■ **What the task requires**
Transcribe only the lines between the first line of the records and the line containing "S = 'noonmmmonnnnmmmnmommmm$'", inclusive, exactly as written.

■ **Raw data**
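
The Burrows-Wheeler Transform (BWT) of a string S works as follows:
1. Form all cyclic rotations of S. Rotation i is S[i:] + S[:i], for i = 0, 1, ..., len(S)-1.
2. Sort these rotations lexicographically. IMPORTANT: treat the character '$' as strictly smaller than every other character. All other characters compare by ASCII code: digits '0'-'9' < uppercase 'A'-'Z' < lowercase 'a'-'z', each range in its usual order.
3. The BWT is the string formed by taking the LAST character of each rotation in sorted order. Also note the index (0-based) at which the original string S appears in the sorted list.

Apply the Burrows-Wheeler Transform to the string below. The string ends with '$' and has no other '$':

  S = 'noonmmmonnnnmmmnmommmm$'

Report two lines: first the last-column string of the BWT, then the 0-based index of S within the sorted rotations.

All 23 rotations (rotation i = S[i:]+S[:i]):
  rot[0] = noonmmmonnnnmmmnmommmm$
  rot[1] = oonmmmonnnnmmmnmommmm$n
  rot[2] = onmmmonnnnmmmnmommmm$no
  rot[3] = nmmmonnnnmmmnmommmm$noo
  rot[4] = mmmonnnnmmmnmommmm$noon
  rot[5] = mmonnnnmmmnmommmm$noonm
  rot[6] = monnnnmmmnmommmm$noonmm
  rot[7] = onnnnmmmnmommmm$noonmmm
  rot[8] = nnnnmmmnmommmm$noonmmmo
  rot[9] = nnnmmmnmommmm$noonmmmon
  rot[10] = nnmmmnmommmm$noonmmmonn
  rot[11] = nmmmnmommmm$noonmmmonnn
  rot[12] = mmmnmommmm$noonmmmonnnn
  rot[13] = mmnmommmm$noonmmmonnnnm
  rot[14] = mnmommmm$noonmmmonnnnmm
  rot[15] = nmommmm$noonmmmonnnnmmm
  rot[16] = mommmm$noonmmmonnnnmmmn
  rot[17] = ommmm$noonmmmonnnnmmmnm
  rot[18] = mmmm$noonmmmonnnnmmmnmo
  rot[19] = mmm$noonmmmonnnnmmmnmom
  rot[20] = mm$noonmmmonnnnmmmnmomm
  rot[21] = m$noonmmmonnnnmmmnmommm
  rot[22] = $noonmmmonnnnmmmnmommmm
Sorted (with $ < everything):
  sorted[0] = $noonmmmonnnnmmmnmommmm  (last char: 'm')
  sorted[1] = m$noonmmmonnnnmmmnmommm  (last char: 'm')
  sorted[2] = mm$noonmmmonnnnmmmnmomm  (last char: 'm')
  sorted[3] = mmm$noonmmmonnnnmmmnmom  (last char: 'm')
  sorted[4] = mmmm$noonmmmonnnnmmmnmo  (last char: 'o')
  sorted[5] = mmmnmommmm$noonmmmonnnn  (last char: 'n')
  sorted[6] = mmmonnnnmmmnmommmm$noon  (last char: 'n')
  sorted[7] = mmnmommmm$noonmmmonnnnm  (last char: 'm')
  sorted[8] = mmonnnnmmmnmommmm$noonm  (last char: 'm')
  sorted[9] = mnmommmm$noonmmmonnnnmm  (last char: 'm')
  sorted[10] = mommmm$noonmmmonnnnmmmn  (last char: 'n')
  sorted[11] = monnnnmmmnmommmm$noonmm  (last char: 'm')
  sorted[12] = nmmmnmommmm$noonmmmonnn  (last char: 'n')
  sorted[13] = nmmmonnnnmmmnmommmm$noo  (last char: 'o')
  sorted[14] = nmommmm$noonmmmonnnnmmm  (last char: 'm')
  sorted[15] = nnmmmnmommmm$noonmmmonn  (last char: 'n')
  sorted[16] = nnnmmmnmommmm$noonmmmon  (last char: 'n')
  sorted[17] = nnnnmmmnmommmm$noonmmmo  (last char: 'o')
  sorted[18] = noonmmmonnnnmmmnmommmm$  (last char: '$')
  sorted[19] = ommmm$noonmmmonnnnmmmnm  (last char: 'm')
  sorted[20] = onmmmonnnnmmmnmommmm$no  (last char: 'o')
  sorted[21] = onnnnmmmnmommmm$noonmmm  (last char: 'm')
  sorted[22] = oonmmmonnnnmmmnmommmm$n  (last char: 'n')
Last column: mmmmonnmmmnmnomnno$momn
Original string S is at sorted index 18

Answer: mmmmonnmmmnmnomnno$momn
18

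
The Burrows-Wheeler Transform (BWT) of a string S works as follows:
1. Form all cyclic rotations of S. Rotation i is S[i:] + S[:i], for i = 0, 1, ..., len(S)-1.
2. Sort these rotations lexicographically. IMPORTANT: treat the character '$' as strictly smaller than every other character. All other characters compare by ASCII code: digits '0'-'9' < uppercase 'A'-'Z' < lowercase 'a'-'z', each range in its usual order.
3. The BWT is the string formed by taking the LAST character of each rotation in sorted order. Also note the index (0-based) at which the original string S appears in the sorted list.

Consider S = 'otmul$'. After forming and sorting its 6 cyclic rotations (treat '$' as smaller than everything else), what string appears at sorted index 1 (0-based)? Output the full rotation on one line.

All 6 rotations (rotation i = S[i:]+S[:i]):
  rot[0] = otmul$
  rot[1] = tmul$o
  rot[2] = mul$ot
  rot[3] = ul$otm
  rot[4] = l$otmu
  rot[5] = $otmul
Sorted (with $ < everything):
  sorted[0] = $otmul
  sorted[1] = l$otmu
  sorted[2] = mul$ot
  sorted[3] = otmul$
  sorted[4] = tmul$o
  sorted[5] = ul$otm
sorted[1] = l$otmu

Answer: l$otmu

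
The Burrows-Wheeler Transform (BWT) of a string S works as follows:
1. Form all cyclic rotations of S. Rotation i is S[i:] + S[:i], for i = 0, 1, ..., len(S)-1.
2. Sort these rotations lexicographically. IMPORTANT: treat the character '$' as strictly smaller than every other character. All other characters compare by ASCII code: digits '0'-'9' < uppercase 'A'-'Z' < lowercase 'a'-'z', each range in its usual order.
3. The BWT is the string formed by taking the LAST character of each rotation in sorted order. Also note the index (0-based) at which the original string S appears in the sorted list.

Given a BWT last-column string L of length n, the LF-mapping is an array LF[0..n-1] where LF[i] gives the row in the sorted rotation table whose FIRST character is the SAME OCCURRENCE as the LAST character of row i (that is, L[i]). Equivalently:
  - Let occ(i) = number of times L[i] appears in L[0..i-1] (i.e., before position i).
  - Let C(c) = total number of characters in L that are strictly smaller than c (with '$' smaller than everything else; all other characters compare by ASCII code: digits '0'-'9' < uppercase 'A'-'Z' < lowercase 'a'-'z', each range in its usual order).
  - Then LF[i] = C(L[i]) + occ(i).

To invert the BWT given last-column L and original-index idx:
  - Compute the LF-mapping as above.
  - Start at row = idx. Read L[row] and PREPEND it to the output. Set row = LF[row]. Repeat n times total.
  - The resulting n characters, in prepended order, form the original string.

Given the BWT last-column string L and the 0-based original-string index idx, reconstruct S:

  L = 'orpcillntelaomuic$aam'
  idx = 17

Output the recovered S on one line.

LF mapping: 15 18 17 4 7 9 10 14 19 6 11 1 16 12 20 8 5 0 2 3 13
Walk LF starting at row 17, prepending L[row]:
  step 1: row=17, L[17]='$', prepend. Next row=LF[17]=0
  step 2: row=0, L[0]='o', prepend. Next row=LF[0]=15
  step 3: row=15, L[15]='i', prepend. Next row=LF[15]=8
  step 4: row=8, L[8]='t', prepend. Next row=LF[8]=19
  step 5: row=19, L[19]='a', prepend. Next row=LF[19]=3
  step 6: row=3, L[3]='c', prepend. Next row=LF[3]=4
  step 7: row=4, L[4]='i', prepend. Next row=LF[4]=7
  step 8: row=7, L[7]='n', prepend. Next row=LF[7]=14
  step 9: row=14, L[14]='u', prepend. Next row=LF[14]=20
  step 10: row=20, L[20]='m', prepend. Next row=LF[20]=13
  step 11: row=13, L[13]='m', prepend. Next row=LF[13]=12
  step 12: row=12, L[12]='o', prepend. Next row=LF[12]=16
  step 13: row=16, L[16]='c', prepend. Next row=LF[16]=5
  step 14: row=5, L[5]='l', prepend. Next row=LF[5]=9
  step 15: row=9, L[9]='e', prepend. Next row=LF[9]=6
  step 16: row=6, L[6]='l', prepend. Next row=LF[6]=10
  step 17: row=10, L[10]='l', prepend. Next row=LF[10]=11
  step 18: row=11, L[11]='a', prepend. Next row=LF[11]=1
  step 19: row=1, L[1]='r', prepend. Next row=LF[1]=18
  step 20: row=18, L[18]='a', prepend. Next row=LF[18]=2
  step 21: row=2, L[2]='p', prepend. Next row=LF[2]=17
Reversed output: parallelcommunicatio$

Answer: parallelcommunicatio$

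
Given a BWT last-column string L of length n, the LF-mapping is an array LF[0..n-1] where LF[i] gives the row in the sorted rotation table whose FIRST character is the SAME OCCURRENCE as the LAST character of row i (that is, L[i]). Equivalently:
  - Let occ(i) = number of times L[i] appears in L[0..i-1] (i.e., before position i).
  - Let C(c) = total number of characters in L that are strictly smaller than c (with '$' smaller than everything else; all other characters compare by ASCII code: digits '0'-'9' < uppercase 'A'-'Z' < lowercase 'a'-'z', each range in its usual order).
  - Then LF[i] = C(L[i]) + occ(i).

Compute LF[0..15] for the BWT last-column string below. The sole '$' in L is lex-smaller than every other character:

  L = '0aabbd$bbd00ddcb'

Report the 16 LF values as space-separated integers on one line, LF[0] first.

Answer: 1 4 5 6 7 12 0 8 9 13 2 3 14 15 11 10

Derivation:
Char counts: '$':1, '0':3, 'a':2, 'b':5, 'c':1, 'd':4
C (first-col start): C('$')=0, C('0')=1, C('a')=4, C('b')=6, C('c')=11, C('d')=12
L[0]='0': occ=0, LF[0]=C('0')+0=1+0=1
L[1]='a': occ=0, LF[1]=C('a')+0=4+0=4
L[2]='a': occ=1, LF[2]=C('a')+1=4+1=5
L[3]='b': occ=0, LF[3]=C('b')+0=6+0=6
L[4]='b': occ=1, LF[4]=C('b')+1=6+1=7
L[5]='d': occ=0, LF[5]=C('d')+0=12+0=12
L[6]='$': occ=0, LF[6]=C('$')+0=0+0=0
L[7]='b': occ=2, LF[7]=C('b')+2=6+2=8
L[8]='b': occ=3, LF[8]=C('b')+3=6+3=9
L[9]='d': occ=1, LF[9]=C('d')+1=12+1=13
L[10]='0': occ=1, LF[10]=C('0')+1=1+1=2
L[11]='0': occ=2, LF[11]=C('0')+2=1+2=3
L[12]='d': occ=2, LF[12]=C('d')+2=12+2=14
L[13]='d': occ=3, LF[13]=C('d')+3=12+3=15
L[14]='c': occ=0, LF[14]=C('c')+0=11+0=11
L[15]='b': occ=4, LF[15]=C('b')+4=6+4=10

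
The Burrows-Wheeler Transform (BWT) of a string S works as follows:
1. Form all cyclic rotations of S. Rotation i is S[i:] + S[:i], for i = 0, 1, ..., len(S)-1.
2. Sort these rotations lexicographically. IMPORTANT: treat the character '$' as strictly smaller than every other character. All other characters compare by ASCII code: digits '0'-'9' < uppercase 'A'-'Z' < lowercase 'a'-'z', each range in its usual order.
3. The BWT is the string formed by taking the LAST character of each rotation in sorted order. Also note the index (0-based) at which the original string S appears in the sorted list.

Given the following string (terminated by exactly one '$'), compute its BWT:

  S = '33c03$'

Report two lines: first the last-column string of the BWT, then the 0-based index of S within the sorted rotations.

Answer: 3c0$33
3

Derivation:
All 6 rotations (rotation i = S[i:]+S[:i]):
  rot[0] = 33c03$
  rot[1] = 3c03$3
  rot[2] = c03$33
  rot[3] = 03$33c
  rot[4] = 3$33c0
  rot[5] = $33c03
Sorted (with $ < everything):
  sorted[0] = $33c03  (last char: '3')
  sorted[1] = 03$33c  (last char: 'c')
  sorted[2] = 3$33c0  (last char: '0')
  sorted[3] = 33c03$  (last char: '$')
  sorted[4] = 3c03$3  (last char: '3')
  sorted[5] = c03$33  (last char: '3')
Last column: 3c0$33
Original string S is at sorted index 3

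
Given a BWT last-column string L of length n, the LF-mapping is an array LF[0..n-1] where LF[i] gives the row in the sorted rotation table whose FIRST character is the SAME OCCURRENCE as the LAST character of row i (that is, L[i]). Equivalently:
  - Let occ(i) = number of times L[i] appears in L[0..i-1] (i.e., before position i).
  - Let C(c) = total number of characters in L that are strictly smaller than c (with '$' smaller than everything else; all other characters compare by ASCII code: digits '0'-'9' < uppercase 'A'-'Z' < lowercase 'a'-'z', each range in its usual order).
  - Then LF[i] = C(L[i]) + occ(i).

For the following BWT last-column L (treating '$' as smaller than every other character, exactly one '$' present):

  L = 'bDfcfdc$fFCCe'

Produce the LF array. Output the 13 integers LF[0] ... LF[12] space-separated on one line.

Char counts: '$':1, 'C':2, 'D':1, 'F':1, 'b':1, 'c':2, 'd':1, 'e':1, 'f':3
C (first-col start): C('$')=0, C('C')=1, C('D')=3, C('F')=4, C('b')=5, C('c')=6, C('d')=8, C('e')=9, C('f')=10
L[0]='b': occ=0, LF[0]=C('b')+0=5+0=5
L[1]='D': occ=0, LF[1]=C('D')+0=3+0=3
L[2]='f': occ=0, LF[2]=C('f')+0=10+0=10
L[3]='c': occ=0, LF[3]=C('c')+0=6+0=6
L[4]='f': occ=1, LF[4]=C('f')+1=10+1=11
L[5]='d': occ=0, LF[5]=C('d')+0=8+0=8
L[6]='c': occ=1, LF[6]=C('c')+1=6+1=7
L[7]='$': occ=0, LF[7]=C('$')+0=0+0=0
L[8]='f': occ=2, LF[8]=C('f')+2=10+2=12
L[9]='F': occ=0, LF[9]=C('F')+0=4+0=4
L[10]='C': occ=0, LF[10]=C('C')+0=1+0=1
L[11]='C': occ=1, LF[11]=C('C')+1=1+1=2
L[12]='e': occ=0, LF[12]=C('e')+0=9+0=9

Answer: 5 3 10 6 11 8 7 0 12 4 1 2 9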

■ **Solved exercise**
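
The Burrows-Wheeler Transform (BWT) of a string S works as follows:
1. Form all cyclic rotations of S. Rotation i is S[i:] + S[:i], for i = 0, 1, ..., len(S)-1.
2. Sort these rotations lexicographically. IMPORTANT: treat the character '$' as strictly smaller than every other character. All other characters compare by ASCII code: digits '0'-'9' < uppercase 'A'-'Z' < lowercase 'a'-'z', each range in its usual order.
3. The BWT is the string formed by taking the LAST character of each rotation in sorted order. Also note the index (0-based) at which the original string S appears in the sorted list.

Apply the Burrows-Wheeler Transform to the string below. The string ends with '$' and has no other '$':

  S = 'noonmmmonnnnmmmnmommmm$'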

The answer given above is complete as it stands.